== Your objective ==
Each entry must be reproduced precisely as it stands.

-- Opening Marker --

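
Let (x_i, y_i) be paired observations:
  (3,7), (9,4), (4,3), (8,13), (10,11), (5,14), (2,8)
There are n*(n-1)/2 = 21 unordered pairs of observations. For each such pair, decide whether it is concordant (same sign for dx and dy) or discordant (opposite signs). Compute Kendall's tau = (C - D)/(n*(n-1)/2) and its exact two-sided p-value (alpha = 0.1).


Step 1: Enumerate the 21 unordered pairs (i,j) with i<j and classify each by sign(x_j-x_i) * sign(y_j-y_i).
  (1,2):dx=+6,dy=-3->D; (1,3):dx=+1,dy=-4->D; (1,4):dx=+5,dy=+6->C; (1,5):dx=+7,dy=+4->C
  (1,6):dx=+2,dy=+7->C; (1,7):dx=-1,dy=+1->D; (2,3):dx=-5,dy=-1->C; (2,4):dx=-1,dy=+9->D
  (2,5):dx=+1,dy=+7->C; (2,6):dx=-4,dy=+10->D; (2,7):dx=-7,dy=+4->D; (3,4):dx=+4,dy=+10->C
  (3,5):dx=+6,dy=+8->C; (3,6):dx=+1,dy=+11->C; (3,7):dx=-2,dy=+5->D; (4,5):dx=+2,dy=-2->D
  (4,6):dx=-3,dy=+1->D; (4,7):dx=-6,dy=-5->C; (5,6):dx=-5,dy=+3->D; (5,7):dx=-8,dy=-3->C
  (6,7):dx=-3,dy=-6->C
Step 2: C = 11, D = 10, total pairs = 21.
Step 3: tau = (C - D)/(n(n-1)/2) = (11 - 10)/21 = 0.047619.
Step 4: Exact two-sided p-value (enumerate n! = 5040 permutations of y under H0): p = 1.000000.
Step 5: alpha = 0.1. fail to reject H0.

tau_b = 0.0476 (C=11, D=10), p = 1.000000, fail to reject H0.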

-- Closing Marker --

== Response for this exercise ==
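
Let (x_i, y_i) be paired observations:
  (3,7), (9,4), (4,3), (8,13), (10,11), (5,14), (2,8)
There are n*(n-1)/2 = 21 unordered pairs of observations. For each such pair, decide whether it is concordant (same sign for dx and dy) or discordant (opposite signs). Compute Kendall's tau = (C - D)/(n*(n-1)/2) and its exact two-sided p-value (alpha = 0.1).


Step 1: Enumerate the 21 unordered pairs (i,j) with i<j and classify each by sign(x_j-x_i) * sign(y_j-y_i).
  (1,2):dx=+6,dy=-3->D; (1,3):dx=+1,dy=-4->D; (1,4):dx=+5,dy=+6->C; (1,5):dx=+7,dy=+4->C
  (1,6):dx=+2,dy=+7->C; (1,7):dx=-1,dy=+1->D; (2,3):dx=-5,dy=-1->C; (2,4):dx=-1,dy=+9->D
  (2,5):dx=+1,dy=+7->C; (2,6):dx=-4,dy=+10->D; (2,7):dx=-7,dy=+4->D; (3,4):dx=+4,dy=+10->C
  (3,5):dx=+6,dy=+8->C; (3,6):dx=+1,dy=+11->C; (3,7):dx=-2,dy=+5->D; (4,5):dx=+2,dy=-2->D
  (4,6):dx=-3,dy=+1->D; (4,7):dx=-6,dy=-5->C; (5,6):dx=-5,dy=+3->D; (5,7):dx=-8,dy=-3->C
  (6,7):dx=-3,dy=-6->C
Step 2: C = 11, D = 10, total pairs = 21.
Step 3: tau = (C - D)/(n(n-1)/2) = (11 - 10)/21 = 0.047619.
Step 4: Exact two-sided p-value (enumerate n! = 5040 permutations of y under H0): p = 1.000000.
Step 5: alpha = 0.1. fail to reject H0.

tau_b = 0.0476 (C=11, D=10), p = 1.000000, fail to reject H0.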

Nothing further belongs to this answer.